Problem to work on – How many lines of the records below contain the word "shown"? Answer with the number alone.

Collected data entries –
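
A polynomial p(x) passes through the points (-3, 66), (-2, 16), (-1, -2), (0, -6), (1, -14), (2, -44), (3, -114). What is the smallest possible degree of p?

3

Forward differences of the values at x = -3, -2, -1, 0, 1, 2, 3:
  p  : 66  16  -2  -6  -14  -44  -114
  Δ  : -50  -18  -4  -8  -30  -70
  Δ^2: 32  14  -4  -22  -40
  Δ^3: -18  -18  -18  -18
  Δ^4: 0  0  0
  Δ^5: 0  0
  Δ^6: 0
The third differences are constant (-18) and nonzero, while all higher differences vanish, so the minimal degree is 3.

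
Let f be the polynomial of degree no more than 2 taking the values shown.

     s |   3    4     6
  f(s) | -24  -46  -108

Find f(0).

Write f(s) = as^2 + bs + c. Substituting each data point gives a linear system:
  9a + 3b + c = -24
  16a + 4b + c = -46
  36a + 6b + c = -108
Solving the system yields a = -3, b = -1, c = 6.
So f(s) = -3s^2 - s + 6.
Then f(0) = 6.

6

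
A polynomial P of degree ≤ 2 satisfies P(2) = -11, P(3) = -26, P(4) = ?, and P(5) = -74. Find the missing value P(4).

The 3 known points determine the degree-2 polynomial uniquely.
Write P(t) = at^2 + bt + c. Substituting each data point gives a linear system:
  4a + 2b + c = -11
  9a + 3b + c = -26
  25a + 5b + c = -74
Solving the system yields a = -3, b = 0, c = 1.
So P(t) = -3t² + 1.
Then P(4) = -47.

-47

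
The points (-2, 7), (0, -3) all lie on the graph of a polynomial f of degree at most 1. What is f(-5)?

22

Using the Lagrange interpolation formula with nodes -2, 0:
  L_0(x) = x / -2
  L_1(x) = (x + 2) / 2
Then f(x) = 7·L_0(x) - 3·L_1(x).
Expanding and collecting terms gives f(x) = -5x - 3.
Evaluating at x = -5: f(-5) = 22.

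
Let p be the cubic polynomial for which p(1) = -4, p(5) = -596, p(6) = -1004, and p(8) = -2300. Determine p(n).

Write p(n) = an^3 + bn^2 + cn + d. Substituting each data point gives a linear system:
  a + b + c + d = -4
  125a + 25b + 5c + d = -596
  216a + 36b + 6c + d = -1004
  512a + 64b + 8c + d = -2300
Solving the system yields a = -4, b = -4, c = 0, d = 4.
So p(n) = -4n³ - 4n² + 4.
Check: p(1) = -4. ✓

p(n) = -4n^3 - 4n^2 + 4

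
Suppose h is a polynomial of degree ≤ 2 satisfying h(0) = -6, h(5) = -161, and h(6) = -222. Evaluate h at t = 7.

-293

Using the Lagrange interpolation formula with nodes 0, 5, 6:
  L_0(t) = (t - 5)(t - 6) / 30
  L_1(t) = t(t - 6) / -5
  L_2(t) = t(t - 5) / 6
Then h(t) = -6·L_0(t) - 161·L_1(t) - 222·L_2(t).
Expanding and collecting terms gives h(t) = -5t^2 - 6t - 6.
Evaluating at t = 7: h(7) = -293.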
...
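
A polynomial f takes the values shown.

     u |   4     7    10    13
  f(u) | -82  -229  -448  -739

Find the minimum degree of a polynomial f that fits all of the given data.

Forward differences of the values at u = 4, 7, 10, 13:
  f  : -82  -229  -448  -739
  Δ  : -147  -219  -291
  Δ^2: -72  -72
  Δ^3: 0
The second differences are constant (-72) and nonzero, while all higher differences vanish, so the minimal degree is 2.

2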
---
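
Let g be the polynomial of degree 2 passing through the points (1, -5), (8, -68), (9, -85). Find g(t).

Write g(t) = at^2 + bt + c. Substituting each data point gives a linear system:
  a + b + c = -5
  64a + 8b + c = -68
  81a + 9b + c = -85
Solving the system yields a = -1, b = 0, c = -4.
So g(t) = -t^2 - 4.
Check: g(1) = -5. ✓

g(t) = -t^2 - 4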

Written reply – 2